Data supplied START
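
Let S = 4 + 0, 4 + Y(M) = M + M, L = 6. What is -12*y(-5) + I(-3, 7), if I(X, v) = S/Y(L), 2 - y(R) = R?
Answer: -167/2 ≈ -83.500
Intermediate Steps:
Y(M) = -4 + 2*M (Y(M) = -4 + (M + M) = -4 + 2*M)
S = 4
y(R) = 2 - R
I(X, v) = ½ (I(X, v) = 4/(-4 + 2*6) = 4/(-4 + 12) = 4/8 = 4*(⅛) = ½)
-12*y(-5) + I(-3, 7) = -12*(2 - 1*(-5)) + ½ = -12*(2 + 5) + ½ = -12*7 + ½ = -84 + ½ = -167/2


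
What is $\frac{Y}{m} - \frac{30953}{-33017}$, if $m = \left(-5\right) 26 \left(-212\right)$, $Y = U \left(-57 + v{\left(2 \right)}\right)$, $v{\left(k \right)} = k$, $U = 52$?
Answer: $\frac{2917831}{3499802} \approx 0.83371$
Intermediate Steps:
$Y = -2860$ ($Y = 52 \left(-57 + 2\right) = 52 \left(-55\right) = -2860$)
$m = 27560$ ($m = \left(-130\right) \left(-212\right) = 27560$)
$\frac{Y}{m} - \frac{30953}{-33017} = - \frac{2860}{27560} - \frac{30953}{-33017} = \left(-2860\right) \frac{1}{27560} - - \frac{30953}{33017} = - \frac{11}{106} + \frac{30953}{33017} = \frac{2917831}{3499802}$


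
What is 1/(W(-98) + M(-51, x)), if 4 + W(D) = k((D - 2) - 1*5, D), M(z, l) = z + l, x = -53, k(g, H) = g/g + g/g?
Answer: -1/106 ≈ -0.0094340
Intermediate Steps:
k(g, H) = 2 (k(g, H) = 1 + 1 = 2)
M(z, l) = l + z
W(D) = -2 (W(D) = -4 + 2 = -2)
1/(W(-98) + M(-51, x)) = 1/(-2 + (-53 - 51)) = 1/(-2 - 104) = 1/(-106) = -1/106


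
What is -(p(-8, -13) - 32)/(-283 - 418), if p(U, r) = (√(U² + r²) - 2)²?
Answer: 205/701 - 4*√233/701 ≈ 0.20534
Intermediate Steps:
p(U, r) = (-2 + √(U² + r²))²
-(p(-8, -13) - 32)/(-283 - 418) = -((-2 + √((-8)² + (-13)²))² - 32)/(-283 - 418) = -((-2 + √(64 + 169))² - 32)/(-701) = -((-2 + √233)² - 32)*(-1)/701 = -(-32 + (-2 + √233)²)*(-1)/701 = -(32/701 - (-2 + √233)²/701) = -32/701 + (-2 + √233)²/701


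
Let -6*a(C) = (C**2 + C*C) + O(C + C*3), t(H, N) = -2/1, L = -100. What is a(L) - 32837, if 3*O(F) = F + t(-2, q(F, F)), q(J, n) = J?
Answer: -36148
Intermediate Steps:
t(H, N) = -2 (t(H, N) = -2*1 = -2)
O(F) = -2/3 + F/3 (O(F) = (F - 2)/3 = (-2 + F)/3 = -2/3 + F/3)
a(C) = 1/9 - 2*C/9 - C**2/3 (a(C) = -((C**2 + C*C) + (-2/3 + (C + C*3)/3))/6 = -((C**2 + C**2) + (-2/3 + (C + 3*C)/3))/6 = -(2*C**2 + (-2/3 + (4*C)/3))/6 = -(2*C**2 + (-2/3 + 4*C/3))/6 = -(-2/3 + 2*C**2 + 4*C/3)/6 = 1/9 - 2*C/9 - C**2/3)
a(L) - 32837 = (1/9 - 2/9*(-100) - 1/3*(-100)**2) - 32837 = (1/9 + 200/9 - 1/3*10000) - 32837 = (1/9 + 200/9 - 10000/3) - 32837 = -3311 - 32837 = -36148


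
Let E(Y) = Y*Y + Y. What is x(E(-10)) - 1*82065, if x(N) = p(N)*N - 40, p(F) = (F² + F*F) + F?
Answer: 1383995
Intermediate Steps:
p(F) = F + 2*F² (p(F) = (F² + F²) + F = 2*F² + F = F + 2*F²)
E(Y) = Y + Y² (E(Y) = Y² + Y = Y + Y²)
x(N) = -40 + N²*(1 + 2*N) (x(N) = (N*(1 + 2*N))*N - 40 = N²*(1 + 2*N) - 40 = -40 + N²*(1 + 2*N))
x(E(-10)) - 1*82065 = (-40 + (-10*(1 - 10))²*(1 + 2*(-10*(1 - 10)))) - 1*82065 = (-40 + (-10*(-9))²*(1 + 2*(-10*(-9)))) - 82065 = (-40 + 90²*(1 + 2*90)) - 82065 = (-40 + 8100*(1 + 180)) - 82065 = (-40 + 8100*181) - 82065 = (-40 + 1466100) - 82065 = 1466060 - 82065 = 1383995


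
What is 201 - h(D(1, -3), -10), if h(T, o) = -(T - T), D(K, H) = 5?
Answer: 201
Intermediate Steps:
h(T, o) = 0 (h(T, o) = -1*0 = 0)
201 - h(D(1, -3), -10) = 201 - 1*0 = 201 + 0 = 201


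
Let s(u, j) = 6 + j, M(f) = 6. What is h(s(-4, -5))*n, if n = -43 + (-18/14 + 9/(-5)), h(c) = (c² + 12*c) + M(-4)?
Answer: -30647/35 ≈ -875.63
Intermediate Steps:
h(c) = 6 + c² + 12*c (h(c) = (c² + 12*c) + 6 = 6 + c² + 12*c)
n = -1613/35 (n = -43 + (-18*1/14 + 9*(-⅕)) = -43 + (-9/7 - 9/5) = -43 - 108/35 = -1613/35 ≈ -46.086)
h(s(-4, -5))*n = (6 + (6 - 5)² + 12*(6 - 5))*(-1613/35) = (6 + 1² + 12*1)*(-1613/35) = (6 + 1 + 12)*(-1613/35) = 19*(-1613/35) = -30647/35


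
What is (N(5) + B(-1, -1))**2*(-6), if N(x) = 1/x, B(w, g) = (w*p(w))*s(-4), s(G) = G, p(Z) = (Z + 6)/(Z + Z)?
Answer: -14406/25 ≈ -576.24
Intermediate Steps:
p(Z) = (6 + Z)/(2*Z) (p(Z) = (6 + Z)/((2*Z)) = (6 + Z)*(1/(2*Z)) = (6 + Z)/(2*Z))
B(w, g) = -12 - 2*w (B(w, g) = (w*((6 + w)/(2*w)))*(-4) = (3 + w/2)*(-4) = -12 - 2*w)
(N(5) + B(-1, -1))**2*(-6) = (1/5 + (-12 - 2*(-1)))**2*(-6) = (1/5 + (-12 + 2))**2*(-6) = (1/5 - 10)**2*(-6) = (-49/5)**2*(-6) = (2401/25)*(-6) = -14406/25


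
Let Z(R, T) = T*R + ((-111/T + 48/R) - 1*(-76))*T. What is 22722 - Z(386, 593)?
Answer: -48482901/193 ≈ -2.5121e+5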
Data supplied END
*Your instructions*. Reproduce the data in its entirety. Keep every character unchanged.

*Solution to this exercise*.
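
Let S = 4 + 0, 4 + Y(M) = M + M, L = 6. What is -12*y(-5) + I(-3, 7), if I(X, v) = S/Y(L), 2 - y(R) = R?
Answer: -167/2 ≈ -83.500
Intermediate Steps:
Y(M) = -4 + 2*M (Y(M) = -4 + (M + M) = -4 + 2*M)
S = 4
y(R) = 2 - R
I(X, v) = ½ (I(X, v) = 4/(-4 + 2*6) = 4/(-4 + 12) = 4/8 = 4*(⅛) = ½)
-12*y(-5) + I(-3, 7) = -12*(2 - 1*(-5)) + ½ = -12*(2 + 5) + ½ = -12*7 + ½ = -84 + ½ = -167/2


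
What is $\frac{Y}{m} - \frac{30953}{-33017}$, if $m = \left(-5\right) 26 \left(-212\right)$, $Y = U \left(-57 + v{\left(2 \right)}\right)$, $v{\left(k \right)} = k$, $U = 52$?
Answer: $\frac{2917831}{3499802} \approx 0.83371$
Intermediate Steps:
$Y = -2860$ ($Y = 52 \left(-57 + 2\right) = 52 \left(-55\right) = -2860$)
$m = 27560$ ($m = \left(-130\right) \left(-212\right) = 27560$)
$\frac{Y}{m} - \frac{30953}{-33017} = - \frac{2860}{27560} - \frac{30953}{-33017} = \left(-2860\right) \frac{1}{27560} - - \frac{30953}{33017} = - \frac{11}{106} + \frac{30953}{33017} = \frac{2917831}{3499802}$


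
What is 1/(W(-98) + M(-51, x)), if 4 + W(D) = k((D - 2) - 1*5, D), M(z, l) = z + l, x = -53, k(g, H) = g/g + g/g?
Answer: -1/106 ≈ -0.0094340
Intermediate Steps:
k(g, H) = 2 (k(g, H) = 1 + 1 = 2)
M(z, l) = l + z
W(D) = -2 (W(D) = -4 + 2 = -2)
1/(W(-98) + M(-51, x)) = 1/(-2 + (-53 - 51)) = 1/(-2 - 104) = 1/(-106) = -1/106


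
What is -(p(-8, -13) - 32)/(-283 - 418), if p(U, r) = (√(U² + r²) - 2)²?
Answer: 205/701 - 4*√233/701 ≈ 0.20534
Intermediate Steps:
p(U, r) = (-2 + √(U² + r²))²
-(p(-8, -13) - 32)/(-283 - 418) = -((-2 + √((-8)² + (-13)²))² - 32)/(-283 - 418) = -((-2 + √(64 + 169))² - 32)/(-701) = -((-2 + √233)² - 32)*(-1)/701 = -(-32 + (-2 + √233)²)*(-1)/701 = -(32/701 - (-2 + √233)²/701) = -32/701 + (-2 + √233)²/701


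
Let -6*a(C) = (C**2 + C*C) + O(C + C*3), t(H, N) = -2/1, L = -100. What is a(L) - 32837, if 3*O(F) = F + t(-2, q(F, F)), q(J, n) = J?
Answer: -36148
Intermediate Steps:
t(H, N) = -2 (t(H, N) = -2*1 = -2)
O(F) = -2/3 + F/3 (O(F) = (F - 2)/3 = (-2 + F)/3 = -2/3 + F/3)
a(C) = 1/9 - 2*C/9 - C**2/3 (a(C) = -((C**2 + C*C) + (-2/3 + (C + C*3)/3))/6 = -((C**2 + C**2) + (-2/3 + (C + 3*C)/3))/6 = -(2*C**2 + (-2/3 + (4*C)/3))/6 = -(2*C**2 + (-2/3 + 4*C/3))/6 = -(-2/3 + 2*C**2 + 4*C/3)/6 = 1/9 - 2*C/9 - C**2/3)
a(L) - 32837 = (1/9 - 2/9*(-100) - 1/3*(-100)**2) - 32837 = (1/9 + 200/9 - 1/3*10000) - 32837 = (1/9 + 200/9 - 10000/3) - 32837 = -3311 - 32837 = -36148


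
Let E(Y) = Y*Y + Y. What is x(E(-10)) - 1*82065, if x(N) = p(N)*N - 40, p(F) = (F² + F*F) + F?
Answer: 1383995
Intermediate Steps:
p(F) = F + 2*F² (p(F) = (F² + F²) + F = 2*F² + F = F + 2*F²)
E(Y) = Y + Y² (E(Y) = Y² + Y = Y + Y²)
x(N) = -40 + N²*(1 + 2*N) (x(N) = (N*(1 + 2*N))*N - 40 = N²*(1 + 2*N) - 40 = -40 + N²*(1 + 2*N))
x(E(-10)) - 1*82065 = (-40 + (-10*(1 - 10))²*(1 + 2*(-10*(1 - 10)))) - 1*82065 = (-40 + (-10*(-9))²*(1 + 2*(-10*(-9)))) - 82065 = (-40 + 90²*(1 + 2*90)) - 82065 = (-40 + 8100*(1 + 180)) - 82065 = (-40 + 8100*181) - 82065 = (-40 + 1466100) - 82065 = 1466060 - 82065 = 1383995


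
What is 201 - h(D(1, -3), -10), if h(T, o) = -(T - T), D(K, H) = 5?
Answer: 201
Intermediate Steps:
h(T, o) = 0 (h(T, o) = -1*0 = 0)
201 - h(D(1, -3), -10) = 201 - 1*0 = 201 + 0 = 201


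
Let s(u, j) = 6 + j, M(f) = 6. What is h(s(-4, -5))*n, if n = -43 + (-18/14 + 9/(-5)), h(c) = (c² + 12*c) + M(-4)?
Answer: -30647/35 ≈ -875.63
Intermediate Steps:
h(c) = 6 + c² + 12*c (h(c) = (c² + 12*c) + 6 = 6 + c² + 12*c)
n = -1613/35 (n = -43 + (-18*1/14 + 9*(-⅕)) = -43 + (-9/7 - 9/5) = -43 - 108/35 = -1613/35 ≈ -46.086)
h(s(-4, -5))*n = (6 + (6 - 5)² + 12*(6 - 5))*(-1613/35) = (6 + 1² + 12*1)*(-1613/35) = (6 + 1 + 12)*(-1613/35) = 19*(-1613/35) = -30647/35


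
What is (N(5) + B(-1, -1))**2*(-6), if N(x) = 1/x, B(w, g) = (w*p(w))*s(-4), s(G) = G, p(Z) = (Z + 6)/(Z + Z)?
Answer: -14406/25 ≈ -576.24
Intermediate Steps:
p(Z) = (6 + Z)/(2*Z) (p(Z) = (6 + Z)/((2*Z)) = (6 + Z)*(1/(2*Z)) = (6 + Z)/(2*Z))
B(w, g) = -12 - 2*w (B(w, g) = (w*((6 + w)/(2*w)))*(-4) = (3 + w/2)*(-4) = -12 - 2*w)
(N(5) + B(-1, -1))**2*(-6) = (1/5 + (-12 - 2*(-1)))**2*(-6) = (1/5 + (-12 + 2))**2*(-6) = (1/5 - 10)**2*(-6) = (-49/5)**2*(-6) = (2401/25)*(-6) = -14406/25


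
Let Z(R, T) = T*R + ((-111/T + 48/R) - 1*(-76))*T. What is 22722 - Z(386, 593)?
Answer: -48482901/193 ≈ -2.5121e+5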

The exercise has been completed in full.